START Available records

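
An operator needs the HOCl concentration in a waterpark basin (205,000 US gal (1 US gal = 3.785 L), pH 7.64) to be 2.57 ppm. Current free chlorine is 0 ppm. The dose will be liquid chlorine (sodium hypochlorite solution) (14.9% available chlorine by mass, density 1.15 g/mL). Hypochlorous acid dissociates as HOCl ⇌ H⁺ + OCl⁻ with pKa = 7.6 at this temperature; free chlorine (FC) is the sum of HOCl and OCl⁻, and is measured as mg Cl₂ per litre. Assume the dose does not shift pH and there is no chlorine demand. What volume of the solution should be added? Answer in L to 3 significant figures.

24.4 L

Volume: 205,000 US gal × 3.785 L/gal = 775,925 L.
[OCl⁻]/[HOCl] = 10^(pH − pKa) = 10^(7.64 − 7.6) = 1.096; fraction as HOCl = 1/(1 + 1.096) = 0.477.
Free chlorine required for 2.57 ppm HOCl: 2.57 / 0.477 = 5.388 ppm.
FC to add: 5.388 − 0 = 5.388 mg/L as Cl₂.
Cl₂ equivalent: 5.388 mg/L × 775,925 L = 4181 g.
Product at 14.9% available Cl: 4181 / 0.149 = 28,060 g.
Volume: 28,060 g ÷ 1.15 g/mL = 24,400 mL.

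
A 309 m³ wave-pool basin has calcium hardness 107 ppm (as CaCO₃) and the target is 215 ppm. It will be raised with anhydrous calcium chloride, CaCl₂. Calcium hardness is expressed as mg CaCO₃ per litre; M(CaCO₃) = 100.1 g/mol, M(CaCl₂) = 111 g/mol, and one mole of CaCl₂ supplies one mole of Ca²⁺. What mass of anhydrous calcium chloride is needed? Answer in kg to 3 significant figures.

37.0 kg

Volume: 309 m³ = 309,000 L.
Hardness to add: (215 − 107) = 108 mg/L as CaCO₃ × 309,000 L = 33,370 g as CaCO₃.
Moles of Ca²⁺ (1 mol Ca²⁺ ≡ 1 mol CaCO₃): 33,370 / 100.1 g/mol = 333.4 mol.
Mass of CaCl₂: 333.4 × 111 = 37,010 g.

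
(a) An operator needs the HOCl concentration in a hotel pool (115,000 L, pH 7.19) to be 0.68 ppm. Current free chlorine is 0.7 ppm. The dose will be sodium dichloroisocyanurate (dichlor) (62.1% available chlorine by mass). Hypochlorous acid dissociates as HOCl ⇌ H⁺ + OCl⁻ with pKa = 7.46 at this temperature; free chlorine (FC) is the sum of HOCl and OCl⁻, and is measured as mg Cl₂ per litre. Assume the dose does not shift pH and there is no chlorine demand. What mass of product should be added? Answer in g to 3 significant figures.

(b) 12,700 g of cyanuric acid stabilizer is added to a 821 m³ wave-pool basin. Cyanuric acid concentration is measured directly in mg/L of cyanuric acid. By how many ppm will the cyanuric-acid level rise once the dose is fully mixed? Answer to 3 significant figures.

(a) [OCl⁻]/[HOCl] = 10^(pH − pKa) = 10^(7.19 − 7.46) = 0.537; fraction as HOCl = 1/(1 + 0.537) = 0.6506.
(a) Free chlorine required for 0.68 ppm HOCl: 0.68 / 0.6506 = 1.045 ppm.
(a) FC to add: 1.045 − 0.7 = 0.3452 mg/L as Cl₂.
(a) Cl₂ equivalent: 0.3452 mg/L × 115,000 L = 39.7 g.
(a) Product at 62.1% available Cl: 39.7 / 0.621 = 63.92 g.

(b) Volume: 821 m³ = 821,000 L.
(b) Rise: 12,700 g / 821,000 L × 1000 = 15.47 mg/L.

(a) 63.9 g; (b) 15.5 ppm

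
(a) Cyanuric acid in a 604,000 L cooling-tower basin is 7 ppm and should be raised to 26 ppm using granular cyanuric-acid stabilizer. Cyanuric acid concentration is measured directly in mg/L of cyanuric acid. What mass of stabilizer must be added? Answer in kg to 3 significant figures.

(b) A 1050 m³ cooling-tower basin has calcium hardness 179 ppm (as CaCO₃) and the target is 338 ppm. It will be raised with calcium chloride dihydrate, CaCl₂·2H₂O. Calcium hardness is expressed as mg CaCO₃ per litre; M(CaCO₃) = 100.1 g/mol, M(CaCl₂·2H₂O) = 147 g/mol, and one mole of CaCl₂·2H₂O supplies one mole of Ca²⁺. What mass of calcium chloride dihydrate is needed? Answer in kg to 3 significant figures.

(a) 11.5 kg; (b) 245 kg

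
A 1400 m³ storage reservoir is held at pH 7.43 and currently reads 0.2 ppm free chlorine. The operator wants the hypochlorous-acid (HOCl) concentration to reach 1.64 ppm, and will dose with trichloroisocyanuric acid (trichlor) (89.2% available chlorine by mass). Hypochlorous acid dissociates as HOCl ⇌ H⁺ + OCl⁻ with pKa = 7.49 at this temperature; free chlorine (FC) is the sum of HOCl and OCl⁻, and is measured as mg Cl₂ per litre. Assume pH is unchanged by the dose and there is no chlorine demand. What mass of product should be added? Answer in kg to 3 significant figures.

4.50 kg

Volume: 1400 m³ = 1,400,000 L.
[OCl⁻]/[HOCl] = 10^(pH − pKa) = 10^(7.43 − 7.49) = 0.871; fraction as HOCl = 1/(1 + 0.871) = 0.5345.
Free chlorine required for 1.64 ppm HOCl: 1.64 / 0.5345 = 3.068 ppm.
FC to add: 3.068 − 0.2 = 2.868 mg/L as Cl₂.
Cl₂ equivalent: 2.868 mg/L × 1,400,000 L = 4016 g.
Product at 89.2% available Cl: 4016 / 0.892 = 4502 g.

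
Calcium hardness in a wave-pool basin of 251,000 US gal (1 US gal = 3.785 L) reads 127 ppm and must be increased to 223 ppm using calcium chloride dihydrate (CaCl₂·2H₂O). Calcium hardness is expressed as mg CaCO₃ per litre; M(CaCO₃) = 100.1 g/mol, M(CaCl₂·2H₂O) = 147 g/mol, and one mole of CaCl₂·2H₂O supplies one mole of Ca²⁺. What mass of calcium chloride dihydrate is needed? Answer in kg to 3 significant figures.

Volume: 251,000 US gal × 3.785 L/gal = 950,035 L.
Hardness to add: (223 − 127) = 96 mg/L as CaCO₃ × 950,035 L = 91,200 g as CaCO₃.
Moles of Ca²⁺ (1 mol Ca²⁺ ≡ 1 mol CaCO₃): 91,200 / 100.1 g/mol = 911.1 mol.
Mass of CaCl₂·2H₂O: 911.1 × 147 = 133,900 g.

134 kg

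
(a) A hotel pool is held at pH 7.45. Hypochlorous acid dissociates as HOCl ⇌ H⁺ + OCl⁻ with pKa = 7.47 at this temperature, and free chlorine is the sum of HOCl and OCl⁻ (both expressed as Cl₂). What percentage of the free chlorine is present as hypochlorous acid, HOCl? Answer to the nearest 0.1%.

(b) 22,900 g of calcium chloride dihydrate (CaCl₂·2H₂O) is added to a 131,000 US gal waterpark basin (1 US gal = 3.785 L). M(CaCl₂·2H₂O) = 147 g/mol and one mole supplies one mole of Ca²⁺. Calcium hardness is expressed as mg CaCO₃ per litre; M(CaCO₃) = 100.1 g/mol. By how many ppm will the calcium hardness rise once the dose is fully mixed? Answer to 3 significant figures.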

END Available records

**Task brief:**
Everything in the listing must be written out again without any change.

**Response:**
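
An operator needs the HOCl concentration in a waterpark basin (205,000 US gal (1 US gal = 3.785 L), pH 7.64) to be 2.57 ppm. Current free chlorine is 0 ppm. The dose will be liquid chlorine (sodium hypochlorite solution) (14.9% available chlorine by mass, density 1.15 g/mL). Hypochlorous acid dissociates as HOCl ⇌ H⁺ + OCl⁻ with pKa = 7.6 at this temperature; free chlorine (FC) is the sum of HOCl and OCl⁻, and is measured as mg Cl₂ per litre. Assume the dose does not shift pH and there is no chlorine demand. What volume of the solution should be added? Answer in L to 3 significant figures.

24.4 L

Volume: 205,000 US gal × 3.785 L/gal = 775,925 L.
[OCl⁻]/[HOCl] = 10^(pH − pKa) = 10^(7.64 − 7.6) = 1.096; fraction as HOCl = 1/(1 + 1.096) = 0.477.
Free chlorine required for 2.57 ppm HOCl: 2.57 / 0.477 = 5.388 ppm.
FC to add: 5.388 − 0 = 5.388 mg/L as Cl₂.
Cl₂ equivalent: 5.388 mg/L × 775,925 L = 4181 g.
Product at 14.9% available Cl: 4181 / 0.149 = 28,060 g.
Volume: 28,060 g ÷ 1.15 g/mL = 24,400 mL.

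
A 309 m³ wave-pool basin has calcium hardness 107 ppm (as CaCO₃) and the target is 215 ppm. It will be raised with anhydrous calcium chloride, CaCl₂. Calcium hardness is expressed as mg CaCO₃ per litre; M(CaCO₃) = 100.1 g/mol, M(CaCl₂) = 111 g/mol, and one mole of CaCl₂ supplies one mole of Ca²⁺. What mass of anhydrous calcium chloride is needed? Answer in kg to 3 significant figures.

37.0 kg

Volume: 309 m³ = 309,000 L.
Hardness to add: (215 − 107) = 108 mg/L as CaCO₃ × 309,000 L = 33,370 g as CaCO₃.
Moles of Ca²⁺ (1 mol Ca²⁺ ≡ 1 mol CaCO₃): 33,370 / 100.1 g/mol = 333.4 mol.
Mass of CaCl₂: 333.4 × 111 = 37,010 g.

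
(a) An operator needs the HOCl concentration in a hotel pool (115,000 L, pH 7.19) to be 0.68 ppm. Current free chlorine is 0.7 ppm. The dose will be sodium dichloroisocyanurate (dichlor) (62.1% available chlorine by mass). Hypochlorous acid dissociates as HOCl ⇌ H⁺ + OCl⁻ with pKa = 7.46 at this temperature; free chlorine (FC) is the sum of HOCl and OCl⁻, and is measured as mg Cl₂ per litre. Assume the dose does not shift pH and there is no chlorine demand. What mass of product should be added? Answer in g to 3 significant figures.

(b) 12,700 g of cyanuric acid stabilizer is added to a 821 m³ wave-pool basin. Cyanuric acid concentration is measured directly in mg/L of cyanuric acid. By how many ppm will the cyanuric-acid level rise once the dose is fully mixed? Answer to 3 significant figures.

(a) [OCl⁻]/[HOCl] = 10^(pH − pKa) = 10^(7.19 − 7.46) = 0.537; fraction as HOCl = 1/(1 + 0.537) = 0.6506.
(a) Free chlorine required for 0.68 ppm HOCl: 0.68 / 0.6506 = 1.045 ppm.
(a) FC to add: 1.045 − 0.7 = 0.3452 mg/L as Cl₂.
(a) Cl₂ equivalent: 0.3452 mg/L × 115,000 L = 39.7 g.
(a) Product at 62.1% available Cl: 39.7 / 0.621 = 63.92 g.

(b) Volume: 821 m³ = 821,000 L.
(b) Rise: 12,700 g / 821,000 L × 1000 = 15.47 mg/L.

(a) 63.9 g; (b) 15.5 ppm

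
(a) Cyanuric acid in a 604,000 L cooling-tower basin is 7 ppm and should be raised to 26 ppm using granular cyanuric-acid stabilizer. Cyanuric acid concentration is measured directly in mg/L of cyanuric acid. What mass of stabilizer must be added? Answer in kg to 3 significant figures.

(b) A 1050 m³ cooling-tower basin has calcium hardness 179 ppm (as CaCO₃) and the target is 338 ppm. It will be raised with calcium chloride dihydrate, CaCl₂·2H₂O. Calcium hardness is expressed as mg CaCO₃ per litre; M(CaCO₃) = 100.1 g/mol, M(CaCl₂·2H₂O) = 147 g/mol, and one mole of CaCl₂·2H₂O supplies one mole of Ca²⁺. What mass of calcium chloride dihydrate is needed? Answer in kg to 3 significant figures.

(a) 11.5 kg; (b) 245 kg

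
A 1400 m³ storage reservoir is held at pH 7.43 and currently reads 0.2 ppm free chlorine. The operator wants the hypochlorous-acid (HOCl) concentration to reach 1.64 ppm, and will dose with trichloroisocyanuric acid (trichlor) (89.2% available chlorine by mass). Hypochlorous acid dissociates as HOCl ⇌ H⁺ + OCl⁻ with pKa = 7.49 at this temperature; free chlorine (FC) is the sum of HOCl and OCl⁻, and is measured as mg Cl₂ per litre. Assume pH is unchanged by the dose and there is no chlorine demand. What mass of product should be added? Answer in kg to 3 significant figures.

4.50 kg

Volume: 1400 m³ = 1,400,000 L.
[OCl⁻]/[HOCl] = 10^(pH − pKa) = 10^(7.43 − 7.49) = 0.871; fraction as HOCl = 1/(1 + 0.871) = 0.5345.
Free chlorine required for 1.64 ppm HOCl: 1.64 / 0.5345 = 3.068 ppm.
FC to add: 3.068 − 0.2 = 2.868 mg/L as Cl₂.
Cl₂ equivalent: 2.868 mg/L × 1,400,000 L = 4016 g.
Product at 89.2% available Cl: 4016 / 0.892 = 4502 g.

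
Calcium hardness in a wave-pool basin of 251,000 US gal (1 US gal = 3.785 L) reads 127 ppm and must be increased to 223 ppm using calcium chloride dihydrate (CaCl₂·2H₂O). Calcium hardness is expressed as mg CaCO₃ per litre; M(CaCO₃) = 100.1 g/mol, M(CaCl₂·2H₂O) = 147 g/mol, and one mole of CaCl₂·2H₂O supplies one mole of Ca²⁺. What mass of calcium chloride dihydrate is needed? Answer in kg to 3 significant figures.

Volume: 251,000 US gal × 3.785 L/gal = 950,035 L.
Hardness to add: (223 − 127) = 96 mg/L as CaCO₃ × 950,035 L = 91,200 g as CaCO₃.
Moles of Ca²⁺ (1 mol Ca²⁺ ≡ 1 mol CaCO₃): 91,200 / 100.1 g/mol = 911.1 mol.
Mass of CaCl₂·2H₂O: 911.1 × 147 = 133,900 g.

134 kg

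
(a) A hotel pool is held at pH 7.45. Hypochlorous acid dissociates as HOCl ⇌ H⁺ + OCl⁻ with pKa = 7.47 at this temperature, and free chlorine is the sum of HOCl and OCl⁻ (both expressed as Cl₂). What percentage of the free chlorine is present as hypochlorous acid, HOCl? Answer to the nearest 0.1%.

(b) 22,900 g of calcium chloride dihydrate (CaCl₂·2H₂O) is added to a 131,000 US gal waterpark basin (1 US gal = 3.785 L). M(CaCl₂·2H₂O) = 147 g/mol and one mole supplies one mole of Ca²⁺. Calcium hardness is expressed as mg CaCO₃ per litre; M(CaCO₃) = 100.1 g/mol. By how many ppm will the calcium hardness rise once the dose is fully mixed? Answer to 3 significant figures.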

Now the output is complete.